What to work on
Read through the records. Copy each line that has the word "with".

Data supplied
= Beginning of Section =

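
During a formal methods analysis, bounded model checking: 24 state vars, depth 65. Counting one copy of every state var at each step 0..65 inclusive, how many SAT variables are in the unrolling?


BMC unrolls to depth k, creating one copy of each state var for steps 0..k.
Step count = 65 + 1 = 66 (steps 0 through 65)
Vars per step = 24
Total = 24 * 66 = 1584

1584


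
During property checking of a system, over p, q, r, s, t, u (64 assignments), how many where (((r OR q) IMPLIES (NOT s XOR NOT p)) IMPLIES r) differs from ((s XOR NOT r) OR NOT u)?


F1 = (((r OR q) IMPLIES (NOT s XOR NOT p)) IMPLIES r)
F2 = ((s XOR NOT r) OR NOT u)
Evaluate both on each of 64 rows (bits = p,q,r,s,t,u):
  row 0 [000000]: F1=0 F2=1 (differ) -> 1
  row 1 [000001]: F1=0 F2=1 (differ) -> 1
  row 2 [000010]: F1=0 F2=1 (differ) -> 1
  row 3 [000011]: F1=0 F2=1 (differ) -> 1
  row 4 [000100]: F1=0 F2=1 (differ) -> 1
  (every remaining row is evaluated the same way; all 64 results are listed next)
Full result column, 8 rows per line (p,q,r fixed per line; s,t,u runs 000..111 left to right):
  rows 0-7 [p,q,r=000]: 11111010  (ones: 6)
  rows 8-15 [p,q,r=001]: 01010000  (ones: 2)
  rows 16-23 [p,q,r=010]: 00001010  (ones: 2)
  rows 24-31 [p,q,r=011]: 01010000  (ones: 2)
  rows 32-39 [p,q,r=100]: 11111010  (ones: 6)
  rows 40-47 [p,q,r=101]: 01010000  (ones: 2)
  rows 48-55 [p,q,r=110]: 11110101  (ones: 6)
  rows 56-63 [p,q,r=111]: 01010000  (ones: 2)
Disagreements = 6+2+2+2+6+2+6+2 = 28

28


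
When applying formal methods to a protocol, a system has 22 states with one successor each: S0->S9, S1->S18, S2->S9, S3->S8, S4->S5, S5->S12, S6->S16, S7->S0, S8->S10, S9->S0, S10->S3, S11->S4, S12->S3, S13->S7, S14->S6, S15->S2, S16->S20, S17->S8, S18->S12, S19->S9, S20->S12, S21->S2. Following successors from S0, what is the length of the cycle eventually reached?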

= End of Section =
= Beginning of Section =

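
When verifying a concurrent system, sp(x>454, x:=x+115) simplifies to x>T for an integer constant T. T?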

= End of Section =
= Beginning of Section =

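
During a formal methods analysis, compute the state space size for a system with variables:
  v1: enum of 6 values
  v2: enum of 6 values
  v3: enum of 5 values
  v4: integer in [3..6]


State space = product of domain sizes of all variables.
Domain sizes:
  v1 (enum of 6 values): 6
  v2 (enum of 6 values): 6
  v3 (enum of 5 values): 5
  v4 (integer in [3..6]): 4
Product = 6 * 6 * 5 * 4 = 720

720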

= End of Section =

Written solution
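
When applying formal methods to a protocol, a system has 22 states with one successor each: S0->S9, S1->S18, S2->S9, S3->S8, S4->S5, S5->S12, S6->S16, S7->S0, S8->S10, S9->S0, S10->S3, S11->S4, S12->S3, S13->S7, S14->S6, S15->S2, S16->S20, S17->S8, S18->S12, S19->S9, S20->S12, S21->S2. Following successors from S0, what is the length of the cycle eventually reached?
During a formal methods analysis, compute the state space size for a system with variables: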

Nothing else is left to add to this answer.